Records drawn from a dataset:

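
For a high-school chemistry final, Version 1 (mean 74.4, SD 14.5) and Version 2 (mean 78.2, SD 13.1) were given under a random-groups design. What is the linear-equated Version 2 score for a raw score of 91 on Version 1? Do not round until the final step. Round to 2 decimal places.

Linear equating: y = (SD_Y/SD_X)(x − M_X) + M_Y
y = (13.1/14.5)(91 − 74.4) + 78.2
y = 0.903448 × 16.6 + 78.2 = 14.9972 + 78.2 = 93.20

93.20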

• **Work instructions**
Reproduce each entry from the records above, character for character.

• **The completed task**
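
For a high-school chemistry final, Version 1 (mean 74.4, SD 14.5) and Version 2 (mean 78.2, SD 13.1) were given under a random-groups design. What is the linear-equated Version 2 score for a raw score of 91 on Version 1? Do not round until the final step. Round to 2 decimal places.

Linear equating: y = (SD_Y/SD_X)(x − M_X) + M_Y
y = (13.1/14.5)(91 − 74.4) + 78.2
y = 0.903448 × 16.6 + 78.2 = 14.9972 + 78.2 = 93.20

93.20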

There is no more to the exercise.